Work to complete:
Would you copy each line of the data below that has "SELECT"?

··· Data for this task

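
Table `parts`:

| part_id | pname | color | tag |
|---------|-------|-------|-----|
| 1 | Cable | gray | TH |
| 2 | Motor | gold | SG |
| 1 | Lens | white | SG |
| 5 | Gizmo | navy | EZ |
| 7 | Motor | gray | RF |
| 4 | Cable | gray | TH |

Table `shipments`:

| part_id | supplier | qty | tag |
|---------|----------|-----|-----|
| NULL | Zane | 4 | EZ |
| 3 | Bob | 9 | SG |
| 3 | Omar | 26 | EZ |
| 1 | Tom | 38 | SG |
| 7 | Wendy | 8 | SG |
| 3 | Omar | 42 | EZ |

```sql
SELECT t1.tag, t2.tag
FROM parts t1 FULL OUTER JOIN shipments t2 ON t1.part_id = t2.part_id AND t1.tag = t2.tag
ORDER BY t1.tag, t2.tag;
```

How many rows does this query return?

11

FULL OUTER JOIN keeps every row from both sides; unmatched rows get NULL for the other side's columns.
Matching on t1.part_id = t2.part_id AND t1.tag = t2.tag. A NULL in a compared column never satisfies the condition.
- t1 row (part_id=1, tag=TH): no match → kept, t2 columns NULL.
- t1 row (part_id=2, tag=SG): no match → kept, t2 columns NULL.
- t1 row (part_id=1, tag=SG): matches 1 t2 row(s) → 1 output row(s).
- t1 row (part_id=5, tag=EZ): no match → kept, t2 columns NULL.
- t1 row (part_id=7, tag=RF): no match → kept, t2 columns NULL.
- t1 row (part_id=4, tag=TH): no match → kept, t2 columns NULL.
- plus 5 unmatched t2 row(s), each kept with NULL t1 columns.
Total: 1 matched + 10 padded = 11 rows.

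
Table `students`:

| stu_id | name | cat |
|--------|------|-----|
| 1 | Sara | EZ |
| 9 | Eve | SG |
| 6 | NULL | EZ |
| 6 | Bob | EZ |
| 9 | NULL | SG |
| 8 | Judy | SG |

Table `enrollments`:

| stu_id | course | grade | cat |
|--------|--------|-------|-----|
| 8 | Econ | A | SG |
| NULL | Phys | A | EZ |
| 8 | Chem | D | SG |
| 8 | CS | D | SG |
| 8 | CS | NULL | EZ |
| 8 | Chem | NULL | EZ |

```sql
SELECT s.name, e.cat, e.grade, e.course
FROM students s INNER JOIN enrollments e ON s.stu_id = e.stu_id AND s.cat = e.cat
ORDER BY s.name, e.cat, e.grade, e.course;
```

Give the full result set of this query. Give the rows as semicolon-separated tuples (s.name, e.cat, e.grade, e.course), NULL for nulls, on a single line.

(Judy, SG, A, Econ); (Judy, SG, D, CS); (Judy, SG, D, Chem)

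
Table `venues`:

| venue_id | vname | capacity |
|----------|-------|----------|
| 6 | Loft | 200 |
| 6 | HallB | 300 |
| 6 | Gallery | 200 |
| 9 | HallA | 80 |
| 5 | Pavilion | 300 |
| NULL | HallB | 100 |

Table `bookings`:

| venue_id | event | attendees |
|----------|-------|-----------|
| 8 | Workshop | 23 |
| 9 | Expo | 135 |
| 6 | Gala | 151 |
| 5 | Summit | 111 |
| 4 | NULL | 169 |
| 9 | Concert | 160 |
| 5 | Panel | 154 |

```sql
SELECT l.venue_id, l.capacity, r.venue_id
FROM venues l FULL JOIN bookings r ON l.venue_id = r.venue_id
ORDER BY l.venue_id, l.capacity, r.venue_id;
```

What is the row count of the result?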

······

Response to the exercise:
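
SELECT t1.tag, t2.tag
SELECT s.name, e.cat, e.grade, e.course
SELECT l.venue_id, l.capacity, r.venue_id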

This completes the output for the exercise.